### What is being asked
Your response must be the entire set of entries, reproduced word for word.

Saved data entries

====================

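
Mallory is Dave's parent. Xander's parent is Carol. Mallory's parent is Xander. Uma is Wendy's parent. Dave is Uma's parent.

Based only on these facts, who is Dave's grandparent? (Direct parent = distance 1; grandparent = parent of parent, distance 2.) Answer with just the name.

Reconstructing the parent chain from the given facts:
  Carol -> Xander -> Mallory -> Dave -> Uma -> Wendy
(each arrow means 'parent of the next')
Positions in the chain (0 = top):
  position of Carol: 0
  position of Xander: 1
  position of Mallory: 2
  position of Dave: 3
  position of Uma: 4
  position of Wendy: 5

Dave is at position 3; the grandparent is 2 steps up the chain, i.e. position 1: Xander.

Answer: Xander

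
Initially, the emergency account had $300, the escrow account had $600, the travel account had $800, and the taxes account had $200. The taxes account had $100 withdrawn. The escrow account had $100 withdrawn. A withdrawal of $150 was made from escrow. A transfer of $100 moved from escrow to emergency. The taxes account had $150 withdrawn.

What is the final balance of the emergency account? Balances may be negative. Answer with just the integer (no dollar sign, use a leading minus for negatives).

Tracking account balances step by step:
Start: emergency=300, escrow=600, travel=800, taxes=200
Event 1 (withdraw 100 from taxes): taxes: 200 - 100 = 100. Balances: emergency=300, escrow=600, travel=800, taxes=100
Event 2 (withdraw 100 from escrow): escrow: 600 - 100 = 500. Balances: emergency=300, escrow=500, travel=800, taxes=100
Event 3 (withdraw 150 from escrow): escrow: 500 - 150 = 350. Balances: emergency=300, escrow=350, travel=800, taxes=100
Event 4 (transfer 100 escrow -> emergency): escrow: 350 - 100 = 250, emergency: 300 + 100 = 400. Balances: emergency=400, escrow=250, travel=800, taxes=100
Event 5 (withdraw 150 from taxes): taxes: 100 - 150 = -50. Balances: emergency=400, escrow=250, travel=800, taxes=-50

Final balance of emergency: 400

Answer: 400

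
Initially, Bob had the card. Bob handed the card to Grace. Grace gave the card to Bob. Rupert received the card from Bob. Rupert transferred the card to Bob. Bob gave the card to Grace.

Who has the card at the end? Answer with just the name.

Answer: Grace

Derivation:
Tracking the card through each event:
Start: Bob has the card.
After event 1: Grace has the card.
After event 2: Bob has the card.
After event 3: Rupert has the card.
After event 4: Bob has the card.
After event 5: Grace has the card.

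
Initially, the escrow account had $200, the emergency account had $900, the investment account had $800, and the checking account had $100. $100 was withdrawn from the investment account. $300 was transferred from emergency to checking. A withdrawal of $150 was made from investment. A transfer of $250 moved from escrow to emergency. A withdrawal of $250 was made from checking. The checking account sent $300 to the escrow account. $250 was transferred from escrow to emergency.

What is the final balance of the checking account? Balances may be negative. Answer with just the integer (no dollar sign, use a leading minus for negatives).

Answer: -150

Derivation:
Tracking account balances step by step:
Start: escrow=200, emergency=900, investment=800, checking=100
Event 1 (withdraw 100 from investment): investment: 800 - 100 = 700. Balances: escrow=200, emergency=900, investment=700, checking=100
Event 2 (transfer 300 emergency -> checking): emergency: 900 - 300 = 600, checking: 100 + 300 = 400. Balances: escrow=200, emergency=600, investment=700, checking=400
Event 3 (withdraw 150 from investment): investment: 700 - 150 = 550. Balances: escrow=200, emergency=600, investment=550, checking=400
Event 4 (transfer 250 escrow -> emergency): escrow: 200 - 250 = -50, emergency: 600 + 250 = 850. Balances: escrow=-50, emergency=850, investment=550, checking=400
Event 5 (withdraw 250 from checking): checking: 400 - 250 = 150. Balances: escrow=-50, emergency=850, investment=550, checking=150
Event 6 (transfer 300 checking -> escrow): checking: 150 - 300 = -150, escrow: -50 + 300 = 250. Balances: escrow=250, emergency=850, investment=550, checking=-150
Event 7 (transfer 250 escrow -> emergency): escrow: 250 - 250 = 0, emergency: 850 + 250 = 1100. Balances: escrow=0, emergency=1100, investment=550, checking=-150

Final balance of checking: -150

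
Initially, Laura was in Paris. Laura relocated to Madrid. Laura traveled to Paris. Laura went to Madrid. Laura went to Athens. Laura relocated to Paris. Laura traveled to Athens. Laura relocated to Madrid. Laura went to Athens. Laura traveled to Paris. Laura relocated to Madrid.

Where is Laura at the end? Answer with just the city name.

Tracking Laura's location:
Start: Laura is in Paris.
After move 1: Paris -> Madrid. Laura is in Madrid.
After move 2: Madrid -> Paris. Laura is in Paris.
After move 3: Paris -> Madrid. Laura is in Madrid.
After move 4: Madrid -> Athens. Laura is in Athens.
After move 5: Athens -> Paris. Laura is in Paris.
After move 6: Paris -> Athens. Laura is in Athens.
After move 7: Athens -> Madrid. Laura is in Madrid.
After move 8: Madrid -> Athens. Laura is in Athens.
After move 9: Athens -> Paris. Laura is in Paris.
After move 10: Paris -> Madrid. Laura is in Madrid.

Answer: Madrid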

====================

### Task response
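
Mallory is Dave's parent. Xander's parent is Carol. Mallory's parent is Xander. Uma is Wendy's parent. Dave is Uma's parent.

Based only on these facts, who is Dave's grandparent? (Direct parent = distance 1; grandparent = parent of parent, distance 2.) Answer with just the name.

Reconstructing the parent chain from the given facts:
  Carol -> Xander -> Mallory -> Dave -> Uma -> Wendy
(each arrow means 'parent of the next')
Positions in the chain (0 = top):
  position of Carol: 0
  position of Xander: 1
  position of Mallory: 2
  position of Dave: 3
  position of Uma: 4
  position of Wendy: 5

Dave is at position 3; the grandparent is 2 steps up the chain, i.e. position 1: Xander.

Answer: Xander

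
Initially, the emergency account had $300, the escrow account had $600, the travel account had $800, and the taxes account had $200. The taxes account had $100 withdrawn. The escrow account had $100 withdrawn. A withdrawal of $150 was made from escrow. A transfer of $100 moved from escrow to emergency. The taxes account had $150 withdrawn.

What is the final balance of the emergency account? Balances may be negative. Answer with just the integer (no dollar sign, use a leading minus for negatives).

Tracking account balances step by step:
Start: emergency=300, escrow=600, travel=800, taxes=200
Event 1 (withdraw 100 from taxes): taxes: 200 - 100 = 100. Balances: emergency=300, escrow=600, travel=800, taxes=100
Event 2 (withdraw 100 from escrow): escrow: 600 - 100 = 500. Balances: emergency=300, escrow=500, travel=800, taxes=100
Event 3 (withdraw 150 from escrow): escrow: 500 - 150 = 350. Balances: emergency=300, escrow=350, travel=800, taxes=100
Event 4 (transfer 100 escrow -> emergency): escrow: 350 - 100 = 250, emergency: 300 + 100 = 400. Balances: emergency=400, escrow=250, travel=800, taxes=100
Event 5 (withdraw 150 from taxes): taxes: 100 - 150 = -50. Balances: emergency=400, escrow=250, travel=800, taxes=-50

Final balance of emergency: 400

Answer: 400

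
Initially, Bob had the card. Bob handed the card to Grace. Grace gave the card to Bob. Rupert received the card from Bob. Rupert transferred the card to Bob. Bob gave the card to Grace.

Who has the card at the end? Answer with just the name.

Answer: Grace

Derivation:
Tracking the card through each event:
Start: Bob has the card.
After event 1: Grace has the card.
After event 2: Bob has the card.
After event 3: Rupert has the card.
After event 4: Bob has the card.
After event 5: Grace has the card.

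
Initially, the escrow account had $200, the emergency account had $900, the investment account had $800, and the checking account had $100. $100 was withdrawn from the investment account. $300 was transferred from emergency to checking. A withdrawal of $150 was made from investment. A transfer of $250 moved from escrow to emergency. A withdrawal of $250 was made from checking. The checking account sent $300 to the escrow account. $250 was transferred from escrow to emergency.

What is the final balance of the checking account? Balances may be negative. Answer with just the integer (no dollar sign, use a leading minus for negatives).

Answer: -150

Derivation:
Tracking account balances step by step:
Start: escrow=200, emergency=900, investment=800, checking=100
Event 1 (withdraw 100 from investment): investment: 800 - 100 = 700. Balances: escrow=200, emergency=900, investment=700, checking=100
Event 2 (transfer 300 emergency -> checking): emergency: 900 - 300 = 600, checking: 100 + 300 = 400. Balances: escrow=200, emergency=600, investment=700, checking=400
Event 3 (withdraw 150 from investment): investment: 700 - 150 = 550. Balances: escrow=200, emergency=600, investment=550, checking=400
Event 4 (transfer 250 escrow -> emergency): escrow: 200 - 250 = -50, emergency: 600 + 250 = 850. Balances: escrow=-50, emergency=850, investment=550, checking=400
Event 5 (withdraw 250 from checking): checking: 400 - 250 = 150. Balances: escrow=-50, emergency=850, investment=550, checking=150
Event 6 (transfer 300 checking -> escrow): checking: 150 - 300 = -150, escrow: -50 + 300 = 250. Balances: escrow=250, emergency=850, investment=550, checking=-150
Event 7 (transfer 250 escrow -> emergency): escrow: 250 - 250 = 0, emergency: 850 + 250 = 1100. Balances: escrow=0, emergency=1100, investment=550, checking=-150

Final balance of checking: -150

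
Initially, Laura was in Paris. Laura relocated to Madrid. Laura traveled to Paris. Laura went to Madrid. Laura went to Athens. Laura relocated to Paris. Laura traveled to Athens. Laura relocated to Madrid. Laura went to Athens. Laura traveled to Paris. Laura relocated to Madrid.

Where is Laura at the end? Answer with just the city name.

Tracking Laura's location:
Start: Laura is in Paris.
After move 1: Paris -> Madrid. Laura is in Madrid.
After move 2: Madrid -> Paris. Laura is in Paris.
After move 3: Paris -> Madrid. Laura is in Madrid.
After move 4: Madrid -> Athens. Laura is in Athens.
After move 5: Athens -> Paris. Laura is in Paris.
After move 6: Paris -> Athens. Laura is in Athens.
After move 7: Athens -> Madrid. Laura is in Madrid.
After move 8: Madrid -> Athens. Laura is in Athens.
After move 9: Athens -> Paris. Laura is in Paris.
After move 10: Paris -> Madrid. Laura is in Madrid.

Answer: Madrid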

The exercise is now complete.